Copy the lines below that contain "held".

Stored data
....................
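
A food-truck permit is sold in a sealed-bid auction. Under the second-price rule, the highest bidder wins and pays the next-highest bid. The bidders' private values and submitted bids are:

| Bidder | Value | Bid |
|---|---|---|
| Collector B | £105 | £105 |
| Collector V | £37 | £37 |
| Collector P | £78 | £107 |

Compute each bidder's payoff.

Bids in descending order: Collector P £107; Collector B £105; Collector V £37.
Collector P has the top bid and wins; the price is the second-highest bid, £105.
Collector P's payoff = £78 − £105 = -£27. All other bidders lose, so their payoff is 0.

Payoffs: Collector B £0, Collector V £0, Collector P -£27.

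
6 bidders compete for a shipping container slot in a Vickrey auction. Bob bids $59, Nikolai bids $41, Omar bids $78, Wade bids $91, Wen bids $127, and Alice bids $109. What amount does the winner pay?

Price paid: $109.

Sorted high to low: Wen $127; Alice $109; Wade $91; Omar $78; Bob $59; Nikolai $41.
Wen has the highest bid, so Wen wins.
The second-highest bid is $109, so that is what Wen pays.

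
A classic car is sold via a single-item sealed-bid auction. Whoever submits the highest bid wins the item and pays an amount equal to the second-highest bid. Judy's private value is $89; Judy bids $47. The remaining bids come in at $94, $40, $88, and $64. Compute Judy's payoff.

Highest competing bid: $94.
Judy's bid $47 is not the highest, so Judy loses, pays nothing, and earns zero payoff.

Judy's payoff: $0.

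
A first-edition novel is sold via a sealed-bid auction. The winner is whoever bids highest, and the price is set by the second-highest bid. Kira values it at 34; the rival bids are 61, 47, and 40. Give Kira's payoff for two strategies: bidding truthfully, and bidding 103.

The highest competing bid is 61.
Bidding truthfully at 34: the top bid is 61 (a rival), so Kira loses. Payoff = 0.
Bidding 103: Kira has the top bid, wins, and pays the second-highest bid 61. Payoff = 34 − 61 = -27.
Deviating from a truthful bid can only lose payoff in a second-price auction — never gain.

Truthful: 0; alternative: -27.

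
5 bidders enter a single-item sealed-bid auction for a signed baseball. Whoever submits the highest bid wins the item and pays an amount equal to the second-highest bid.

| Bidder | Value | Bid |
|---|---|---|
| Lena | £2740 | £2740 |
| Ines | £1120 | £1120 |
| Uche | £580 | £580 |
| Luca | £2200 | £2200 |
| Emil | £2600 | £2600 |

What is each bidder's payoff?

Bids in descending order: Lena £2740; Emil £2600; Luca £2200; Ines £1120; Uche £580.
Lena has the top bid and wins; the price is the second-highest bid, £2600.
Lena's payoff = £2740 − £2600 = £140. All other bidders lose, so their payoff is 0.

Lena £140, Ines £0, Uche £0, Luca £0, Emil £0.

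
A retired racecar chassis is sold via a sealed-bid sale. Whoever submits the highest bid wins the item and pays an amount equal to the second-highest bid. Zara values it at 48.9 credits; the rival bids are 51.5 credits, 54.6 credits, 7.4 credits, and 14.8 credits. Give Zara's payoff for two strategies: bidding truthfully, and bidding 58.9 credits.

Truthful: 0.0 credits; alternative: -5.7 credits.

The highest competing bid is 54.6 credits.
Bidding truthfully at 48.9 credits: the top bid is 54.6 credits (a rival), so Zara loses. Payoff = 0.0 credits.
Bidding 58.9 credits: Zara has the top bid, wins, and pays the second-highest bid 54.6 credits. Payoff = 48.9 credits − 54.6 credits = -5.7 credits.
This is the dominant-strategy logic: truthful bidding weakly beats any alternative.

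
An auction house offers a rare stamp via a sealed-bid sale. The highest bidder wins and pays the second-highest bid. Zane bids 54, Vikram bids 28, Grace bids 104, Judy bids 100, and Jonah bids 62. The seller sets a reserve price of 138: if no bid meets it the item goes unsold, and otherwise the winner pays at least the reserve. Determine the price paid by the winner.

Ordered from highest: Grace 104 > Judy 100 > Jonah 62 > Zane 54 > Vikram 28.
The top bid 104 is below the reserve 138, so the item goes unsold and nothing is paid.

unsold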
....................
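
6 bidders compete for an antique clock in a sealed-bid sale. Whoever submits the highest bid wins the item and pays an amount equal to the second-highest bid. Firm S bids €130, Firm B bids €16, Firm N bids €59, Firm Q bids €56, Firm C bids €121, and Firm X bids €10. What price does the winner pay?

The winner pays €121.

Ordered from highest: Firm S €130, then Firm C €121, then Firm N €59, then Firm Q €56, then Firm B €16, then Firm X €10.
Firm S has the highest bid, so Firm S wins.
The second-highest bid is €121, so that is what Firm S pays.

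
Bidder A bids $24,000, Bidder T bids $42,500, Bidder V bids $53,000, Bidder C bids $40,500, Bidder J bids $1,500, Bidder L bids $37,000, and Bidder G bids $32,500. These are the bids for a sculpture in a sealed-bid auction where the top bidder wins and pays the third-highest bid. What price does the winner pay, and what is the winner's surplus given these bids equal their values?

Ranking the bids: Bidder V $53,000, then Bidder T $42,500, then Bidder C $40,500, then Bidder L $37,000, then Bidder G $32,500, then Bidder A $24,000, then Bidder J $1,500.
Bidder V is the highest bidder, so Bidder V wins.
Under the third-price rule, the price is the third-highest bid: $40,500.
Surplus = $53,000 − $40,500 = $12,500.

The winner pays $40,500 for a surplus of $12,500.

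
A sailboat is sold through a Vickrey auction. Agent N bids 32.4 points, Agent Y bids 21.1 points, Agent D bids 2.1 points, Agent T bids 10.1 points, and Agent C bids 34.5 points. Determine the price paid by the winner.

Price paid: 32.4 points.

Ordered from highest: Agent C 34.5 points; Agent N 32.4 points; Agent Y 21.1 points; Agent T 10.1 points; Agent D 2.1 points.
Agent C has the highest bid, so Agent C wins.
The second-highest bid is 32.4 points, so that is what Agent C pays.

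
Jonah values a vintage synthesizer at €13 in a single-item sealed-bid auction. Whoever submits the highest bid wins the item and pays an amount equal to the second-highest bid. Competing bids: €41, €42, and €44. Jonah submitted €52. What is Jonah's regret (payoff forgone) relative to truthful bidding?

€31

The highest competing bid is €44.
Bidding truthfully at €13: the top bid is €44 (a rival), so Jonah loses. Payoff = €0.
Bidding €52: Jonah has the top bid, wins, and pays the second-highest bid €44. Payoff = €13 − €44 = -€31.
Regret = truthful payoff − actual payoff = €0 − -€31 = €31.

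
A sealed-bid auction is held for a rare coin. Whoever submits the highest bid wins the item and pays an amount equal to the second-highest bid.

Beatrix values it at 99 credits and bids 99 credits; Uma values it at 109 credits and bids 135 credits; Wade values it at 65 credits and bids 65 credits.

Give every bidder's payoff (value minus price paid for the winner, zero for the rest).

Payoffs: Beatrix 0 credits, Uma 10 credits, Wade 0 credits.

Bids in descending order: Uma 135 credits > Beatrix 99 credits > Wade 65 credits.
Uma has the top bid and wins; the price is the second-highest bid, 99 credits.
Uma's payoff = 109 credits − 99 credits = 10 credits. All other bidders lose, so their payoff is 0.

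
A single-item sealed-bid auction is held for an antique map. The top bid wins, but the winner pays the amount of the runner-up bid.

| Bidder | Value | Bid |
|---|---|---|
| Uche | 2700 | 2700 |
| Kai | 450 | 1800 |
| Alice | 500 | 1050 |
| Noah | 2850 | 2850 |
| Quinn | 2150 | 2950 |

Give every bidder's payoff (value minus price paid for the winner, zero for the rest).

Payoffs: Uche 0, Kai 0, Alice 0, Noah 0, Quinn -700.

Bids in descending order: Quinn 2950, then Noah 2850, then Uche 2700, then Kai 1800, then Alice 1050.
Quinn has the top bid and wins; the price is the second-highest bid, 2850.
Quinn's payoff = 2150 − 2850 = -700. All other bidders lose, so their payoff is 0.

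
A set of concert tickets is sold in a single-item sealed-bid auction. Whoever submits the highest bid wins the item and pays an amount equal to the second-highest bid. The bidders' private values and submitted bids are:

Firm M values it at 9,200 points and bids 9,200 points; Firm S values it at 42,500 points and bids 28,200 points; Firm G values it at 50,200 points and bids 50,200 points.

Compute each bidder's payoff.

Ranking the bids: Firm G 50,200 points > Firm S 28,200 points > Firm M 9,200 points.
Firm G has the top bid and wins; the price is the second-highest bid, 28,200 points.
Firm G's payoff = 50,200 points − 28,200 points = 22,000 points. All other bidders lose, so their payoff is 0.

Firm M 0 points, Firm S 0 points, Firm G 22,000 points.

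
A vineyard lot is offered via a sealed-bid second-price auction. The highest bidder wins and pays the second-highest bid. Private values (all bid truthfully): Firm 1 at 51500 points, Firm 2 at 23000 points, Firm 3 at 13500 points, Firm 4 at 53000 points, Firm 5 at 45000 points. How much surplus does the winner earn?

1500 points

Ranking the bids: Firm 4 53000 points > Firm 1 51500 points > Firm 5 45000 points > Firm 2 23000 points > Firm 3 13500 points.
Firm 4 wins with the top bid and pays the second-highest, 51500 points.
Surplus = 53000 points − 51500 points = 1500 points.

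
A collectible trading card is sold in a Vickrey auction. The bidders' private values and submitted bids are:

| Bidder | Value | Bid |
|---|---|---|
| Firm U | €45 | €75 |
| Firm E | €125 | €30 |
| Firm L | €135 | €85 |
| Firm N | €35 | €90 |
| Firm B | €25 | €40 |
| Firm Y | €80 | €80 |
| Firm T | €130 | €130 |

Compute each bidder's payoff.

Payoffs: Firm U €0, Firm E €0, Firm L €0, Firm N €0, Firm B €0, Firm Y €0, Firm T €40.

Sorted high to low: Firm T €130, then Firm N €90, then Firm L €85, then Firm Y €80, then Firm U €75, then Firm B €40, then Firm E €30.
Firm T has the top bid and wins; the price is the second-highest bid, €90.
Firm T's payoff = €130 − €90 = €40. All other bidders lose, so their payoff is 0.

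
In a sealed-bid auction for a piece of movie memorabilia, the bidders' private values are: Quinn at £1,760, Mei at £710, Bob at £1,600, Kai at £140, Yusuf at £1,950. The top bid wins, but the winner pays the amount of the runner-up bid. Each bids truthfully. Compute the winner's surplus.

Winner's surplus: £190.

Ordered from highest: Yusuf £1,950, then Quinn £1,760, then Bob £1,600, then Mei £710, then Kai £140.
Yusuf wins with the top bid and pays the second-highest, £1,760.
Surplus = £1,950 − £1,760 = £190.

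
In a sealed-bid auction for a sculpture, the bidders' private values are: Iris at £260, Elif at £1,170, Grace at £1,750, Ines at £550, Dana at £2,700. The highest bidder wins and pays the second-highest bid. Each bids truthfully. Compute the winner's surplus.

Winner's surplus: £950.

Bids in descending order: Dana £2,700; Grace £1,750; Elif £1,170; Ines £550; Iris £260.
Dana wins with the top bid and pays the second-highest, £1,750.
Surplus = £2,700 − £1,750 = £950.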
....................
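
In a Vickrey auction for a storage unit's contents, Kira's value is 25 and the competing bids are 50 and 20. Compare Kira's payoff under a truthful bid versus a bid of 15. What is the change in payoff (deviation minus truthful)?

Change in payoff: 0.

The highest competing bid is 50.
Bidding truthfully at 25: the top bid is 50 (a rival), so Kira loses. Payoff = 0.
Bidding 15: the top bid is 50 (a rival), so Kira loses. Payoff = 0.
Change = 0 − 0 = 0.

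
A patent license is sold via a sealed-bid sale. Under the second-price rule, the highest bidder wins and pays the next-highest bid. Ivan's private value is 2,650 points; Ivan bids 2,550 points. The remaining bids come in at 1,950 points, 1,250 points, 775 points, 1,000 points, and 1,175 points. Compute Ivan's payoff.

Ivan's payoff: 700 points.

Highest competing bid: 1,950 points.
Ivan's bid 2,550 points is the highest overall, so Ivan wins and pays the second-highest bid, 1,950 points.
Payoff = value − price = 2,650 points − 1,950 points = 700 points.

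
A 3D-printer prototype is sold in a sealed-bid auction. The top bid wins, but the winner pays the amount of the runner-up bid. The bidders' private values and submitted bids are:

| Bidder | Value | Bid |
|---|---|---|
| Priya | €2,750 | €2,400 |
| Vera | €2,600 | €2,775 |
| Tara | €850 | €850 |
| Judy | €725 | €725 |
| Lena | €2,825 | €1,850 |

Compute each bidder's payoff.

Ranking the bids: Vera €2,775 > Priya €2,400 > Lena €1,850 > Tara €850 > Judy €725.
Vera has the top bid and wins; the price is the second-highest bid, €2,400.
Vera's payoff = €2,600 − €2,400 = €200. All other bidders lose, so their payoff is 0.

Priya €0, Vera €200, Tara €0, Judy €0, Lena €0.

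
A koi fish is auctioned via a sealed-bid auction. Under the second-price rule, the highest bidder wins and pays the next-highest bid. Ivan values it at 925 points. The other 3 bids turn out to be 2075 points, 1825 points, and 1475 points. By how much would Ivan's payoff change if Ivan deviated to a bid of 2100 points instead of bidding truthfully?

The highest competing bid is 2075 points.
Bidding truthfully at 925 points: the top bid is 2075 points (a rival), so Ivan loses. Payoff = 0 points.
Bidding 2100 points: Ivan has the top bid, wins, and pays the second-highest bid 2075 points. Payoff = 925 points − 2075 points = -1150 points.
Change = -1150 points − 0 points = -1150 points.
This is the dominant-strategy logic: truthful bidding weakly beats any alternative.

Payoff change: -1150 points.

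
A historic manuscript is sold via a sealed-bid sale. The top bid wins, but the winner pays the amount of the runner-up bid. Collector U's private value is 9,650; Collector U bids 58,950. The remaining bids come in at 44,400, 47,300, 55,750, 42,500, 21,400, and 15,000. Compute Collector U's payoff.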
....................
● **Answer to this task**:
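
A sealed-bid auction is held for a rare coin. Whoever submits the highest bid wins the item and pays an amount equal to the second-highest bid.
A single-item sealed-bid auction is held for an antique map. The top bid wins, but the winner pays the amount of the runner-up bid.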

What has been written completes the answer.